(DATA EXCERPTS Opens)
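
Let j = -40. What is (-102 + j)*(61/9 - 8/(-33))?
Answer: -98690/99 ≈ -996.87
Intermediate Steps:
(-102 + j)*(61/9 - 8/(-33)) = (-102 - 40)*(61/9 - 8/(-33)) = -142*(61*(⅑) - 8*(-1/33)) = -142*(61/9 + 8/33) = -142*695/99 = -98690/99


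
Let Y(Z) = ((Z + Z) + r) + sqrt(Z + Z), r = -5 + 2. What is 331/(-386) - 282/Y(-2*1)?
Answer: 744421/20458 + 564*I/53 ≈ 36.388 + 10.642*I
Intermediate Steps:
r = -3
Y(Z) = -3 + 2*Z + sqrt(2)*sqrt(Z) (Y(Z) = ((Z + Z) - 3) + sqrt(Z + Z) = (2*Z - 3) + sqrt(2*Z) = (-3 + 2*Z) + sqrt(2)*sqrt(Z) = -3 + 2*Z + sqrt(2)*sqrt(Z))
331/(-386) - 282/Y(-2*1) = 331/(-386) - 282/(-3 + 2*(-2*1) + sqrt(2)*sqrt(-2*1)) = 331*(-1/386) - 282/(-3 + 2*(-2) + sqrt(2)*sqrt(-2)) = -331/386 - 282/(-3 - 4 + sqrt(2)*(I*sqrt(2))) = -331/386 - 282/(-3 - 4 + 2*I) = -331/386 - 282*(-7 - 2*I)/53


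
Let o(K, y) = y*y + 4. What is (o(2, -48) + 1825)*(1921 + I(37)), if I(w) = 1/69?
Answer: 547829150/69 ≈ 7.9396e+6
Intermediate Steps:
o(K, y) = 4 + y**2 (o(K, y) = y**2 + 4 = 4 + y**2)
I(w) = 1/69
(o(2, -48) + 1825)*(1921 + I(37)) = ((4 + (-48)**2) + 1825)*(1921 + 1/69) = ((4 + 2304) + 1825)*(132550/69) = (2308 + 1825)*(132550/69) = 4133*(132550/69) = 547829150/69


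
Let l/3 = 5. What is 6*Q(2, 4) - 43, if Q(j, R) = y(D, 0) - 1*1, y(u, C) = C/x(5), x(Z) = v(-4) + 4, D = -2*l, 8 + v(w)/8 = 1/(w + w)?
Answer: -49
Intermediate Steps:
l = 15 (l = 3*5 = 15)
v(w) = -64 + 4/w (v(w) = -64 + 8/(w + w) = -64 + 8/((2*w)) = -64 + 8*(1/(2*w)) = -64 + 4/w)
D = -30 (D = -2*15 = -30)
x(Z) = -61 (x(Z) = (-64 + 4/(-4)) + 4 = (-64 + 4*(-¼)) + 4 = (-64 - 1) + 4 = -65 + 4 = -61)
y(u, C) = -C/61 (y(u, C) = C/(-61) = C*(-1/61) = -C/61)
Q(j, R) = -1 (Q(j, R) = -1/61*0 - 1*1 = 0 - 1 = -1)
6*Q(2, 4) - 43 = 6*(-1) - 43 = -6 - 43 = -49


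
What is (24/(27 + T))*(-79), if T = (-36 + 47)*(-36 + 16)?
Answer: 1896/193 ≈ 9.8238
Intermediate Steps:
T = -220 (T = 11*(-20) = -220)
(24/(27 + T))*(-79) = (24/(27 - 220))*(-79) = (24/(-193))*(-79) = -1/193*24*(-79) = -24/193*(-79) = 1896/193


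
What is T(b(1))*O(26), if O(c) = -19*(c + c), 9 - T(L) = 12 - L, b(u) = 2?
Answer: 988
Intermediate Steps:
T(L) = -3 + L (T(L) = 9 - (12 - L) = 9 + (-12 + L) = -3 + L)
O(c) = -38*c
T(b(1))*O(26) = (-3 + 2)*(-38*26) = -1*(-988) = 988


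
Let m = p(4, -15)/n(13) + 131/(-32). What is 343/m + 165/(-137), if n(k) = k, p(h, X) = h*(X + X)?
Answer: -20462851/759391 ≈ -26.946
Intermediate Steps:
p(h, X) = 2*X*h (p(h, X) = h*(2*X) = 2*X*h)
m = -5543/416 (m = (2*(-15)*4)/13 + 131/(-32) = -120*1/13 + 131*(-1/32) = -120/13 - 131/32 = -5543/416 ≈ -13.325)
343/m + 165/(-137) = 343/(-5543/416) + 165/(-137) = 343*(-416/5543) + 165*(-1/137) = -142688/5543 - 165/137 = -20462851/759391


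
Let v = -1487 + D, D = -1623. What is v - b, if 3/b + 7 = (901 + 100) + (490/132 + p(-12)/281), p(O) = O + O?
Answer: -57541228988/18501985 ≈ -3110.0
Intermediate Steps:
p(O) = 2*O
b = 55638/18501985 (b = 3/(-7 + ((901 + 100) + (490/132 + (2*(-12))/281))) = 3/(-7 + (1001 + (490*(1/132) - 24*1/281))) = 3/(-7 + (1001 + (245/66 - 24/281))) = 3/(-7 + (1001 + 67261/18546)) = 3/(-7 + 18631807/18546) = 3/(18501985/18546) = 3*(18546/18501985) = 55638/18501985 ≈ 0.0030071)
v = -3110 (v = -1487 - 1623 = -3110)
v - b = -3110 - 1*55638/18501985 = -3110 - 55638/18501985 = -57541228988/18501985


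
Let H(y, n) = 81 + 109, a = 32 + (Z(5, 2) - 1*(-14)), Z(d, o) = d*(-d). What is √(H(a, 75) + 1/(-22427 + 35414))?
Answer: √3560647233/4329 ≈ 13.784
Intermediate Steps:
Z(d, o) = -d²
a = 21 (a = 32 + (-1*5² - 1*(-14)) = 32 + (-1*25 + 14) = 32 + (-25 + 14) = 32 - 11 = 21)
H(y, n) = 190
√(H(a, 75) + 1/(-22427 + 35414)) = √(190 + 1/(-22427 + 35414)) = √(190 + 1/12987) = √(2467531/12987) = √3560647233/4329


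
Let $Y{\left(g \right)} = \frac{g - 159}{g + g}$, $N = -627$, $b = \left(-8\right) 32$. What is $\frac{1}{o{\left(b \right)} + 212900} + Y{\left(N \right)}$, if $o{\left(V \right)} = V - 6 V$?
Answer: $\frac{28057789}{44763620} \approx 0.6268$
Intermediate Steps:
$b = -256$
$o{\left(V \right)} = - 5 V$
$Y{\left(g \right)} = \frac{-159 + g}{2 g}$
$\frac{1}{o{\left(b \right)} + 212900} + Y{\left(N \right)} = \frac{1}{\left(-5\right) \left(-256\right) + 212900} + \frac{-159 - 627}{2 \left(-627\right)} = \frac{1}{1280 + 212900} + \frac{1}{2} \left(- \frac{1}{627}\right) \left(-786\right) = \frac{1}{214180} + \frac{131}{209} = \frac{28057789}{44763620}$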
(DATA EXCERPTS Closes)
What you write must match the records above exactly, line for line.

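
Let j = -40. What is (-102 + j)*(61/9 - 8/(-33))?
Answer: -98690/99 ≈ -996.87
Intermediate Steps:
(-102 + j)*(61/9 - 8/(-33)) = (-102 - 40)*(61/9 - 8/(-33)) = -142*(61*(⅑) - 8*(-1/33)) = -142*(61/9 + 8/33) = -142*695/99 = -98690/99


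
Let Y(Z) = ((Z + Z) + r) + sqrt(Z + Z), r = -5 + 2. What is 331/(-386) - 282/Y(-2*1)?
Answer: 744421/20458 + 564*I/53 ≈ 36.388 + 10.642*I
Intermediate Steps:
r = -3
Y(Z) = -3 + 2*Z + sqrt(2)*sqrt(Z) (Y(Z) = ((Z + Z) - 3) + sqrt(Z + Z) = (2*Z - 3) + sqrt(2*Z) = (-3 + 2*Z) + sqrt(2)*sqrt(Z) = -3 + 2*Z + sqrt(2)*sqrt(Z))
331/(-386) - 282/Y(-2*1) = 331/(-386) - 282/(-3 + 2*(-2*1) + sqrt(2)*sqrt(-2*1)) = 331*(-1/386) - 282/(-3 + 2*(-2) + sqrt(2)*sqrt(-2)) = -331/386 - 282/(-3 - 4 + sqrt(2)*(I*sqrt(2))) = -331/386 - 282/(-3 - 4 + 2*I) = -331/386 - 282*(-7 - 2*I)/53


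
Let o(K, y) = y*y + 4. What is (o(2, -48) + 1825)*(1921 + I(37)), if I(w) = 1/69?
Answer: 547829150/69 ≈ 7.9396e+6
Intermediate Steps:
o(K, y) = 4 + y**2 (o(K, y) = y**2 + 4 = 4 + y**2)
I(w) = 1/69
(o(2, -48) + 1825)*(1921 + I(37)) = ((4 + (-48)**2) + 1825)*(1921 + 1/69) = ((4 + 2304) + 1825)*(132550/69) = (2308 + 1825)*(132550/69) = 4133*(132550/69) = 547829150/69


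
Let l/3 = 5. What is 6*Q(2, 4) - 43, if Q(j, R) = y(D, 0) - 1*1, y(u, C) = C/x(5), x(Z) = v(-4) + 4, D = -2*l, 8 + v(w)/8 = 1/(w + w)?
Answer: -49
Intermediate Steps:
l = 15 (l = 3*5 = 15)
v(w) = -64 + 4/w (v(w) = -64 + 8/(w + w) = -64 + 8/((2*w)) = -64 + 8*(1/(2*w)) = -64 + 4/w)
D = -30 (D = -2*15 = -30)
x(Z) = -61 (x(Z) = (-64 + 4/(-4)) + 4 = (-64 + 4*(-¼)) + 4 = (-64 - 1) + 4 = -65 + 4 = -61)
y(u, C) = -C/61 (y(u, C) = C/(-61) = C*(-1/61) = -C/61)
Q(j, R) = -1 (Q(j, R) = -1/61*0 - 1*1 = 0 - 1 = -1)
6*Q(2, 4) - 43 = 6*(-1) - 43 = -6 - 43 = -49


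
What is (24/(27 + T))*(-79), if T = (-36 + 47)*(-36 + 16)?
Answer: 1896/193 ≈ 9.8238
Intermediate Steps:
T = -220 (T = 11*(-20) = -220)
(24/(27 + T))*(-79) = (24/(27 - 220))*(-79) = (24/(-193))*(-79) = -1/193*24*(-79) = -24/193*(-79) = 1896/193


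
What is T(b(1))*O(26), if O(c) = -19*(c + c), 9 - T(L) = 12 - L, b(u) = 2?
Answer: 988
Intermediate Steps:
T(L) = -3 + L (T(L) = 9 - (12 - L) = 9 + (-12 + L) = -3 + L)
O(c) = -38*c
T(b(1))*O(26) = (-3 + 2)*(-38*26) = -1*(-988) = 988


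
Let m = p(4, -15)/n(13) + 131/(-32). What is 343/m + 165/(-137), if n(k) = k, p(h, X) = h*(X + X)?
Answer: -20462851/759391 ≈ -26.946
Intermediate Steps:
p(h, X) = 2*X*h (p(h, X) = h*(2*X) = 2*X*h)
m = -5543/416 (m = (2*(-15)*4)/13 + 131/(-32) = -120*1/13 + 131*(-1/32) = -120/13 - 131/32 = -5543/416 ≈ -13.325)
343/m + 165/(-137) = 343/(-5543/416) + 165/(-137) = 343*(-416/5543) + 165*(-1/137) = -142688/5543 - 165/137 = -20462851/759391


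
Let v = -1487 + D, D = -1623. What is v - b, if 3/b + 7 = (901 + 100) + (490/132 + p(-12)/281), p(O) = O + O?
Answer: -57541228988/18501985 ≈ -3110.0
Intermediate Steps:
p(O) = 2*O
b = 55638/18501985 (b = 3/(-7 + ((901 + 100) + (490/132 + (2*(-12))/281))) = 3/(-7 + (1001 + (490*(1/132) - 24*1/281))) = 3/(-7 + (1001 + (245/66 - 24/281))) = 3/(-7 + (1001 + 67261/18546)) = 3/(-7 + 18631807/18546) = 3/(18501985/18546) = 3*(18546/18501985) = 55638/18501985 ≈ 0.0030071)
v = -3110 (v = -1487 - 1623 = -3110)
v - b = -3110 - 1*55638/18501985 = -3110 - 55638/18501985 = -57541228988/18501985


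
Let H(y, n) = 81 + 109, a = 32 + (Z(5, 2) - 1*(-14)), Z(d, o) = d*(-d). What is √(H(a, 75) + 1/(-22427 + 35414))?
Answer: √3560647233/4329 ≈ 13.784
Intermediate Steps:
Z(d, o) = -d²
a = 21 (a = 32 + (-1*5² - 1*(-14)) = 32 + (-1*25 + 14) = 32 + (-25 + 14) = 32 - 11 = 21)
H(y, n) = 190
√(H(a, 75) + 1/(-22427 + 35414)) = √(190 + 1/(-22427 + 35414)) = √(190 + 1/12987) = √(2467531/12987) = √3560647233/4329


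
Let $Y{\left(g \right)} = \frac{g - 159}{g + g}$, $N = -627$, $b = \left(-8\right) 32$. What is $\frac{1}{o{\left(b \right)} + 212900} + Y{\left(N \right)}$, if $o{\left(V \right)} = V - 6 V$?
Answer: $\frac{28057789}{44763620} \approx 0.6268$
Intermediate Steps:
$b = -256$
$o{\left(V \right)} = - 5 V$
$Y{\left(g \right)} = \frac{-159 + g}{2 g}$
$\frac{1}{o{\left(b \right)} + 212900} + Y{\left(N \right)} = \frac{1}{\left(-5\right) \left(-256\right) + 212900} + \frac{-159 - 627}{2 \left(-627\right)} = \frac{1}{1280 + 212900} + \frac{1}{2} \left(- \frac{1}{627}\right) \left(-786\right) = \frac{1}{214180} + \frac{131}{209} = \frac{28057789}{44763620}$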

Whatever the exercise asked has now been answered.